[Start of Attachment]

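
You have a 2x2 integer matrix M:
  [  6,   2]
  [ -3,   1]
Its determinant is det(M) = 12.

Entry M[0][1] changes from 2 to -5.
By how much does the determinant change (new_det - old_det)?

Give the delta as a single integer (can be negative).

Cofactor C_01 = 3
Entry delta = -5 - 2 = -7
Det delta = entry_delta * cofactor = -7 * 3 = -21

Answer: -21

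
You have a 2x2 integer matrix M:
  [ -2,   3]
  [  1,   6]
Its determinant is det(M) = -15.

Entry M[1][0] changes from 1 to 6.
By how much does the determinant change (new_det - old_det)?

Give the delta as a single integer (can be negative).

Cofactor C_10 = -3
Entry delta = 6 - 1 = 5
Det delta = entry_delta * cofactor = 5 * -3 = -15

Answer: -15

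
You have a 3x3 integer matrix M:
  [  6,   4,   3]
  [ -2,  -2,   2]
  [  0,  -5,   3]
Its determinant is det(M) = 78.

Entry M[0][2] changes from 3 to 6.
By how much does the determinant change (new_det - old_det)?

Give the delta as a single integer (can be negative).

Answer: 30

Derivation:
Cofactor C_02 = 10
Entry delta = 6 - 3 = 3
Det delta = entry_delta * cofactor = 3 * 10 = 30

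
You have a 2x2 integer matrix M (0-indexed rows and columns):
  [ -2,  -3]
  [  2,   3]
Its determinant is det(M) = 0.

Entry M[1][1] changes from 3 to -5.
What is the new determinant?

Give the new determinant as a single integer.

det is linear in row 1: changing M[1][1] by delta changes det by delta * cofactor(1,1).
Cofactor C_11 = (-1)^(1+1) * minor(1,1) = -2
Entry delta = -5 - 3 = -8
Det delta = -8 * -2 = 16
New det = 0 + 16 = 16

Answer: 16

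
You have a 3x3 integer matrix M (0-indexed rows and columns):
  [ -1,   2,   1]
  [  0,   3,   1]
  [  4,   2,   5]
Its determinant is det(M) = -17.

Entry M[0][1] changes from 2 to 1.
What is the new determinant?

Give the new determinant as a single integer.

Answer: -21

Derivation:
det is linear in row 0: changing M[0][1] by delta changes det by delta * cofactor(0,1).
Cofactor C_01 = (-1)^(0+1) * minor(0,1) = 4
Entry delta = 1 - 2 = -1
Det delta = -1 * 4 = -4
New det = -17 + -4 = -21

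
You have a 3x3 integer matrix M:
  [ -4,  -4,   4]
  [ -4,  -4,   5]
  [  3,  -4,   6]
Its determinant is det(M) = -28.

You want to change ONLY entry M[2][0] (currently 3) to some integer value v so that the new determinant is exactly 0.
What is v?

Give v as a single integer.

det is linear in entry M[2][0]: det = old_det + (v - 3) * C_20
Cofactor C_20 = -4
Want det = 0: -28 + (v - 3) * -4 = 0
  (v - 3) = 28 / -4 = -7
  v = 3 + (-7) = -4

Answer: -4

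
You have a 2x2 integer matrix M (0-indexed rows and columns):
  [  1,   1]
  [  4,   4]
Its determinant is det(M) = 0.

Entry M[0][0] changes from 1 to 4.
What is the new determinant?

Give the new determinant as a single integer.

det is linear in row 0: changing M[0][0] by delta changes det by delta * cofactor(0,0).
Cofactor C_00 = (-1)^(0+0) * minor(0,0) = 4
Entry delta = 4 - 1 = 3
Det delta = 3 * 4 = 12
New det = 0 + 12 = 12

Answer: 12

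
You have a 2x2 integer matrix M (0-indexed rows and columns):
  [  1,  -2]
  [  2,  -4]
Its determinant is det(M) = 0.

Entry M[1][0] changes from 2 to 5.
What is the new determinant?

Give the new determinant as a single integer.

Answer: 6

Derivation:
det is linear in row 1: changing M[1][0] by delta changes det by delta * cofactor(1,0).
Cofactor C_10 = (-1)^(1+0) * minor(1,0) = 2
Entry delta = 5 - 2 = 3
Det delta = 3 * 2 = 6
New det = 0 + 6 = 6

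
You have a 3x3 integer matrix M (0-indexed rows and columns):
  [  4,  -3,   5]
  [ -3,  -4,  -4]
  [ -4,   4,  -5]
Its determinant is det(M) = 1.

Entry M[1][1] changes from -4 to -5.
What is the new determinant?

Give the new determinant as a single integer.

Answer: 1

Derivation:
det is linear in row 1: changing M[1][1] by delta changes det by delta * cofactor(1,1).
Cofactor C_11 = (-1)^(1+1) * minor(1,1) = 0
Entry delta = -5 - -4 = -1
Det delta = -1 * 0 = 0
New det = 1 + 0 = 1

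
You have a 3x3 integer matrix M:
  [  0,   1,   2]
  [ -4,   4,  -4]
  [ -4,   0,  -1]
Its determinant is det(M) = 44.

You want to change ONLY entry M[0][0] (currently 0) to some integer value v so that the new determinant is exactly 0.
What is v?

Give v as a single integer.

det is linear in entry M[0][0]: det = old_det + (v - 0) * C_00
Cofactor C_00 = -4
Want det = 0: 44 + (v - 0) * -4 = 0
  (v - 0) = -44 / -4 = 11
  v = 0 + (11) = 11

Answer: 11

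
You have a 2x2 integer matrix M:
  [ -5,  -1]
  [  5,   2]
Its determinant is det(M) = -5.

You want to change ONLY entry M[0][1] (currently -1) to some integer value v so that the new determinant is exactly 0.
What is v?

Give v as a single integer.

Answer: -2

Derivation:
det is linear in entry M[0][1]: det = old_det + (v - -1) * C_01
Cofactor C_01 = -5
Want det = 0: -5 + (v - -1) * -5 = 0
  (v - -1) = 5 / -5 = -1
  v = -1 + (-1) = -2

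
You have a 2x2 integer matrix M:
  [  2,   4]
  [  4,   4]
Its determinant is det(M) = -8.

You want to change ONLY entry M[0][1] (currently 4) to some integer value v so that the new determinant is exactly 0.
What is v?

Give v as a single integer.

det is linear in entry M[0][1]: det = old_det + (v - 4) * C_01
Cofactor C_01 = -4
Want det = 0: -8 + (v - 4) * -4 = 0
  (v - 4) = 8 / -4 = -2
  v = 4 + (-2) = 2

Answer: 2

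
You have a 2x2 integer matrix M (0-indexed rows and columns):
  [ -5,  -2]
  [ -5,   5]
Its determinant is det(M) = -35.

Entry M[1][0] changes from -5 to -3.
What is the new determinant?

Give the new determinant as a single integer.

det is linear in row 1: changing M[1][0] by delta changes det by delta * cofactor(1,0).
Cofactor C_10 = (-1)^(1+0) * minor(1,0) = 2
Entry delta = -3 - -5 = 2
Det delta = 2 * 2 = 4
New det = -35 + 4 = -31

Answer: -31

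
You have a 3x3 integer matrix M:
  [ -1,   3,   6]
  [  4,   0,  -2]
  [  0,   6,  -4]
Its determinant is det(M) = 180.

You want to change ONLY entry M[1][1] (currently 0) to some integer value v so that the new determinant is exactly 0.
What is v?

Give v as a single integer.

Answer: -45

Derivation:
det is linear in entry M[1][1]: det = old_det + (v - 0) * C_11
Cofactor C_11 = 4
Want det = 0: 180 + (v - 0) * 4 = 0
  (v - 0) = -180 / 4 = -45
  v = 0 + (-45) = -45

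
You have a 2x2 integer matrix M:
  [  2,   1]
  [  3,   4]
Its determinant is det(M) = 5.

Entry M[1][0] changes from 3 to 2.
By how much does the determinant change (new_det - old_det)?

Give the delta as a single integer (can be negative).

Answer: 1

Derivation:
Cofactor C_10 = -1
Entry delta = 2 - 3 = -1
Det delta = entry_delta * cofactor = -1 * -1 = 1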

[End of Attachment]

■ **Work to complete**: Check each line of the records for "from" and copy the ones that contain it.

■ **Response to the task**:
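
Entry M[0][1] changes from 2 to -5.
Entry M[1][0] changes from 1 to 6.
Entry M[0][2] changes from 3 to 6.
Entry M[1][1] changes from 3 to -5.
Entry M[0][1] changes from 2 to 1.
Entry M[0][0] changes from 1 to 4.
Entry M[1][0] changes from 2 to 5.
Entry M[1][1] changes from -4 to -5.
Entry M[1][0] changes from -5 to -3.
Entry M[1][0] changes from 3 to 2.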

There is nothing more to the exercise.